Dataset entries

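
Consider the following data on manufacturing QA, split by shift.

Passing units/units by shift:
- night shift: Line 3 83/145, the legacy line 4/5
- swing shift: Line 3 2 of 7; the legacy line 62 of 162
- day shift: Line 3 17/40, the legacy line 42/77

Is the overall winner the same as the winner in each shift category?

No

Night shift: Line 3 83/145 = 57.2%, the legacy line 4/5 = 80.0% → the legacy line
Swing shift: Line 3 2/7 = 28.6%, the legacy line 62/162 = 38.3% → the legacy line
Day shift: Line 3 17/40 = 42.5%, the legacy line 42/77 = 54.5% → the legacy line
Overall: Line 3 102/192 = 53.1%, the legacy line 108/244 = 44.3% → Line 3
The legacy line wins each shift group but Line 3 wins overall — the comparison reverses. The legacy line's units skew toward swing shift, which has a lower base rate.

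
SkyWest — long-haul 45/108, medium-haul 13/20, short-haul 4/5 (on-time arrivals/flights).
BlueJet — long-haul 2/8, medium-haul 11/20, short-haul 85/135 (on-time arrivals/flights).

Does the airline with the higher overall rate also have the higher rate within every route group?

Long-haul: SkyWest 45/108 = 41.7%, BlueJet 2/8 = 25.0% → SkyWest
Medium-haul: SkyWest 13/20 = 65.0%, BlueJet 11/20 = 55.0% → SkyWest
Short-haul: SkyWest 4/5 = 80.0%, BlueJet 85/135 = 63.0% → SkyWest
Overall: SkyWest 62/133 = 46.6%, BlueJet 98/163 = 60.1% → BlueJet
SkyWest wins each route group but BlueJet wins overall — the comparison reverses. SkyWest's flights skew toward long-haul, which has a lower base rate.

No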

REQUIREMENT ::
Look through the data above for the word "time". Report each line where it occurs.

WRITTEN ANSWER ::
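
SkyWest — long-haul 45/108, medium-haul 13/20, short-haul 4/5 (on-time arrivals/flights).
BlueJet — long-haul 2/8, medium-haul 11/20, short-haul 85/135 (on-time arrivals/flights).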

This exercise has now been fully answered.